Required action: Of the lines below, copy those that hold the word "symplectic".
·····
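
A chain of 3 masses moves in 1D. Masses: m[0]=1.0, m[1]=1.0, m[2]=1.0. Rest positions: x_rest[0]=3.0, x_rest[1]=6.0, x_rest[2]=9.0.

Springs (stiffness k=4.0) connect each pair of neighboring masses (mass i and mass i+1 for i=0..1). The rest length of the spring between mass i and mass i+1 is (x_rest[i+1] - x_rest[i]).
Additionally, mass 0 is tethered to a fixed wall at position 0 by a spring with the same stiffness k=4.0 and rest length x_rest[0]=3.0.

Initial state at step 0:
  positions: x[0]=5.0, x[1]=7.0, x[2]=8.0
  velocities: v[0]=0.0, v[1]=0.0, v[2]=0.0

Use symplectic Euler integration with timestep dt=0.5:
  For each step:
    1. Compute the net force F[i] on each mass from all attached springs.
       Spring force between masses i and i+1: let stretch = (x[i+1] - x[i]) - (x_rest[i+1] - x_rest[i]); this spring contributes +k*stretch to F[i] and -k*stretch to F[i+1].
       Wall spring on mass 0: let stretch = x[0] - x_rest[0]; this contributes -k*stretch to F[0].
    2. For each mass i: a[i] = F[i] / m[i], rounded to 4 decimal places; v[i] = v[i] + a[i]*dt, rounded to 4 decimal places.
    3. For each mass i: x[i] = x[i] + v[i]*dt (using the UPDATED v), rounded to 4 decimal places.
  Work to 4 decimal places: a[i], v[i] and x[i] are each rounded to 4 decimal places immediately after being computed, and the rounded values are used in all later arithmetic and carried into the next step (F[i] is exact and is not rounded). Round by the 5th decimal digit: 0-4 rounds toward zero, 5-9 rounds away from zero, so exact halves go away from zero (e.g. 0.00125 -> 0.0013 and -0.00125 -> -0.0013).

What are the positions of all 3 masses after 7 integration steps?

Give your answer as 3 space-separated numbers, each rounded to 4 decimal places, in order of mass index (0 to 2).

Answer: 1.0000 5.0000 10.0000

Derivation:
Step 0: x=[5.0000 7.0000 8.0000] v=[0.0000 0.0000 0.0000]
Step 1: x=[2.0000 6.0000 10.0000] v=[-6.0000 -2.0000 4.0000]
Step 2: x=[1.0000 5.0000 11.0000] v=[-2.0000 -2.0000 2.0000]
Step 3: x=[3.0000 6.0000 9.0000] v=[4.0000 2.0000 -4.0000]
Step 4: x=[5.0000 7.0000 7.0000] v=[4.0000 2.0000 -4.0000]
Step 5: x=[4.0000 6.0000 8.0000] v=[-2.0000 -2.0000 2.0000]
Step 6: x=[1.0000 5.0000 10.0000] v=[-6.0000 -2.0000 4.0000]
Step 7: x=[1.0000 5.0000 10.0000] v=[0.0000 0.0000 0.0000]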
·····
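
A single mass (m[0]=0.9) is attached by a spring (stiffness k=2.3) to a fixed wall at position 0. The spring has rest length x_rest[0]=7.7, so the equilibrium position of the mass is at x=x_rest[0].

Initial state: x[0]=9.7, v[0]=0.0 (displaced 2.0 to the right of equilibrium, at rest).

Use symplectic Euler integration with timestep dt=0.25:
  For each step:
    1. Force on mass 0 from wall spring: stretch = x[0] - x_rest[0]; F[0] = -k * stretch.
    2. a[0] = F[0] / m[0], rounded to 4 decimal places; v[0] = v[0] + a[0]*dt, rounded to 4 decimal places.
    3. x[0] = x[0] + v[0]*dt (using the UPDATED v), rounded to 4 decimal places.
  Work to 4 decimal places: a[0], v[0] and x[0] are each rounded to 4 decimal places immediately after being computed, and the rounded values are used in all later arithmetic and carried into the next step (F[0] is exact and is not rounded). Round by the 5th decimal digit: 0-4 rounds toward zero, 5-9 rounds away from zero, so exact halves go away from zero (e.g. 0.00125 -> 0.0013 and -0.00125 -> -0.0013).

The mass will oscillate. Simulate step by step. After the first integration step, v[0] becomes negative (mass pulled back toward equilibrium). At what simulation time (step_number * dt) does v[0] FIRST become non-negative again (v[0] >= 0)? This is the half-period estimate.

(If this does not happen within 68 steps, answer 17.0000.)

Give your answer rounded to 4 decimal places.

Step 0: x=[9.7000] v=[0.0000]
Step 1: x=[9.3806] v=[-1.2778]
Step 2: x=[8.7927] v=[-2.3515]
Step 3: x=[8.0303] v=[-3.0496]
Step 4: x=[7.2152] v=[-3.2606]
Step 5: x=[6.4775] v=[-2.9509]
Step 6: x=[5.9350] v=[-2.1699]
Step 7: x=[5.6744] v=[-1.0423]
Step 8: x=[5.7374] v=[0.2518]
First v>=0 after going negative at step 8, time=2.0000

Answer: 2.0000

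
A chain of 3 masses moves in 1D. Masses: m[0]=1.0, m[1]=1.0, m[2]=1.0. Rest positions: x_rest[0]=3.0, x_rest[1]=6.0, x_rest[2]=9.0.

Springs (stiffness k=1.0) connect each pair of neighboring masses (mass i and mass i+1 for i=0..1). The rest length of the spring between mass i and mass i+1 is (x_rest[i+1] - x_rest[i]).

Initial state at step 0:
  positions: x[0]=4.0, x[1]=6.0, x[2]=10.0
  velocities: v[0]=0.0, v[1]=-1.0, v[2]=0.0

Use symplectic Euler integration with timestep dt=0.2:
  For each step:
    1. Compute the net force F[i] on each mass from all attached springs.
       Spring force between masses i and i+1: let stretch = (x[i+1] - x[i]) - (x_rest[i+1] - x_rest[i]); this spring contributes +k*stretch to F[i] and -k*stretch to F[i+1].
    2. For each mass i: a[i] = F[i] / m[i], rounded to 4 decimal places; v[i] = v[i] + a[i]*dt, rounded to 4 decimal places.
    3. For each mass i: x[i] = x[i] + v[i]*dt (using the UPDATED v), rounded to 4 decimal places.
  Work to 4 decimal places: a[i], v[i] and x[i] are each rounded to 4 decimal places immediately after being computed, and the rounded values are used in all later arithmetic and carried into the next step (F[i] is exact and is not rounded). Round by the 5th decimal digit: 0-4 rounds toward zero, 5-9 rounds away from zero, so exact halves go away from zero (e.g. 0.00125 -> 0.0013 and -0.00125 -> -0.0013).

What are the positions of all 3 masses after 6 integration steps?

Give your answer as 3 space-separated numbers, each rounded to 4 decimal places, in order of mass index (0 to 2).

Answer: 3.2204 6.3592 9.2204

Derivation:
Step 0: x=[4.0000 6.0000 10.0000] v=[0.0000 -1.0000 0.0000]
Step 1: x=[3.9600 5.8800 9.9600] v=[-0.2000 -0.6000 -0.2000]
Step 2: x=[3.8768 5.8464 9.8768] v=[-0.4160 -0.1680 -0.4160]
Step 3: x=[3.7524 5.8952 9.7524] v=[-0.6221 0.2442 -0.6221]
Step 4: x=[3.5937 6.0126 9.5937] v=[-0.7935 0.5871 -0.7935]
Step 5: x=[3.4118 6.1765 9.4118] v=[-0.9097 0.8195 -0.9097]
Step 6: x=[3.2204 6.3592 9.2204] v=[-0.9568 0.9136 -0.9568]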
·····
Written response:
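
Use symplectic Euler integration with timestep dt=0.5:
Use symplectic Euler integration with timestep dt=0.25:
Use symplectic Euler integration with timestep dt=0.2: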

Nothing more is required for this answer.